[Saved data entries]
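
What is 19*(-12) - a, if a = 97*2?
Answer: -422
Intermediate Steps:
a = 194
19*(-12) - a = 19*(-12) - 1*194 = -228 - 194 = -422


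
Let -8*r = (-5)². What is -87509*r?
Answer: 2187725/8 ≈ 2.7347e+5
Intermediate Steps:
r = -25/8 (r = -⅛*(-5)² = -⅛*25 = -25/8 ≈ -3.1250)
-87509*r = -87509*(-25/8) = 2187725/8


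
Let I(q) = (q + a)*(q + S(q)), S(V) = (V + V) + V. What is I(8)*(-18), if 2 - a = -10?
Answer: -11520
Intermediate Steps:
a = 12 (a = 2 - 1*(-10) = 2 + 10 = 12)
S(V) = 3*V (S(V) = 2*V + V = 3*V)
I(q) = 4*q*(12 + q) (I(q) = (q + 12)*(q + 3*q) = (12 + q)*(4*q) = 4*q*(12 + q))
I(8)*(-18) = (4*8*(12 + 8))*(-18) = (4*8*20)*(-18) = 640*(-18) = -11520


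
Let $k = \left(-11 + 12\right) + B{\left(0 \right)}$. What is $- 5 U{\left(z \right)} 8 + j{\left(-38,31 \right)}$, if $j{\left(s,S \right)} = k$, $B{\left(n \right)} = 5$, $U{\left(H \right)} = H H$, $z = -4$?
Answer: $-634$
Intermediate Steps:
$U{\left(H \right)} = H^{2}$
$k = 6$ ($k = \left(-11 + 12\right) + 5 = 1 + 5 = 6$)
$j{\left(s,S \right)} = 6$
$- 5 U{\left(z \right)} 8 + j{\left(-38,31 \right)} = - 5 \left(-4\right)^{2} \cdot 8 + 6 = \left(-5\right) 16 \cdot 8 + 6 = \left(-80\right) 8 + 6 = -640 + 6 = -634$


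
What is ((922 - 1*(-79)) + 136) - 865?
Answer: 272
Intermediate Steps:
((922 - 1*(-79)) + 136) - 865 = ((922 + 79) + 136) - 865 = (1001 + 136) - 865 = 1137 - 865 = 272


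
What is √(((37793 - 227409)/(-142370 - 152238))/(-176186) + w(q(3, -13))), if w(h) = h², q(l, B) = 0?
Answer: I*√38445981006118/3244112818 ≈ 0.0019113*I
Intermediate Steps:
√(((37793 - 227409)/(-142370 - 152238))/(-176186) + w(q(3, -13))) = √(((37793 - 227409)/(-142370 - 152238))/(-176186) + 0²) = √(-189616/(-294608)*(-1/176186) + 0) = √(-189616*(-1/294608)*(-1/176186) + 0) = √((11851/18413)*(-1/176186) + 0) = √(-11851/3244112818 + 0) = √(-11851/3244112818) = I*√38445981006118/3244112818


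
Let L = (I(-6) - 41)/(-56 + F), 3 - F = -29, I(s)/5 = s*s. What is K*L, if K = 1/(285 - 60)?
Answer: -139/5400 ≈ -0.025741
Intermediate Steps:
I(s) = 5*s**2 (I(s) = 5*(s*s) = 5*s**2)
F = 32 (F = 3 - 1*(-29) = 3 + 29 = 32)
L = -139/24 (L = (5*(-6)**2 - 41)/(-56 + 32) = (5*36 - 41)/(-24) = (180 - 41)*(-1/24) = 139*(-1/24) = -139/24 ≈ -5.7917)
K = 1/225 ≈ 0.0044444
K*L = (1/225)*(-139/24) = -139/5400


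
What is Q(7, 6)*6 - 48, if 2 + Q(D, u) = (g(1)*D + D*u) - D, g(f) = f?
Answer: 192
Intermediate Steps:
Q(D, u) = -2 + D*u (Q(D, u) = -2 + ((1*D + D*u) - D) = -2 + ((D + D*u) - D) = -2 + D*u)
Q(7, 6)*6 - 48 = (-2 + 7*6)*6 - 48 = (-2 + 42)*6 - 48 = 40*6 - 48 = 240 - 48 = 192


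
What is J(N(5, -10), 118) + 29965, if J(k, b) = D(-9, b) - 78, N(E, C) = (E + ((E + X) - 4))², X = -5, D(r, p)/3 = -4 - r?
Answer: 29902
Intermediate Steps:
D(r, p) = -12 - 3*r (D(r, p) = 3*(-4 - r) = -12 - 3*r)
N(E, C) = (-9 + 2*E)² (N(E, C) = (E + ((E - 5) - 4))² = (E + ((-5 + E) - 4))² = (E + (-9 + E))² = (-9 + 2*E)²)
J(k, b) = -63 (J(k, b) = (-12 - 3*(-9)) - 78 = (-12 + 27) - 78 = 15 - 78 = -63)
J(N(5, -10), 118) + 29965 = -63 + 29965 = 29902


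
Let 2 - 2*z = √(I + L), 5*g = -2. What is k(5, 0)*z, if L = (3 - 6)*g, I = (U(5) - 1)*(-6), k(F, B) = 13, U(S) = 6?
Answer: 13 - 78*I*√5/5 ≈ 13.0 - 34.883*I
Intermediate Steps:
g = -⅖ (g = (⅕)*(-2) = -⅖ ≈ -0.40000)
I = -30 (I = (6 - 1)*(-6) = 5*(-6) = -30)
L = 6/5 (L = (3 - 6)*(-⅖) = -3*(-⅖) = 6/5 ≈ 1.2000)
z = 1 - 6*I*√5/5 (z = 1 - √(-30 + 6/5)/2 = 1 - 6*I*√5/5 ≈ 1.0 - 2.6833*I)
k(5, 0)*z = 13*(1 - 6*I*√5/5) = 13 - 78*I*√5/5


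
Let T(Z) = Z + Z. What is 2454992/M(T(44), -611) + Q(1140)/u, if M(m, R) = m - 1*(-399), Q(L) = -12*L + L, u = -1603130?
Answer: 393567743194/78072431 ≈ 5041.1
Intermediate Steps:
Q(L) = -11*L
T(Z) = 2*Z
M(m, R) = 399 + m (M(m, R) = m + 399 = 399 + m)
2454992/M(T(44), -611) + Q(1140)/u = 2454992/(399 + 2*44) - 11*1140/(-1603130) = 2454992/(399 + 88) - 12540*(-1/1603130) = 2454992/487 + 1254/160313 = 393567743194/78072431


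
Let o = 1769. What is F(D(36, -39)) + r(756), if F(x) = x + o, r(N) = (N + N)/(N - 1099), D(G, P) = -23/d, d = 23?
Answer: 86416/49 ≈ 1763.6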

- [YOUR INSTRUCTIONS]: Work through the entries, filtering for the string "Answer", and copy each line that holds it.

- [RESULT FOR THIS EXERCISE]:
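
Answer: -422
Answer: 2187725/8 ≈ 2.7347e+5
Answer: -11520
Answer: $-634$
Answer: 272
Answer: I*√38445981006118/3244112818 ≈ 0.0019113*I
Answer: -139/5400 ≈ -0.025741
Answer: 192
Answer: 29902
Answer: 13 - 78*I*√5/5 ≈ 13.0 - 34.883*I
Answer: 393567743194/78072431 ≈ 5041.1
Answer: 86416/49 ≈ 1763.6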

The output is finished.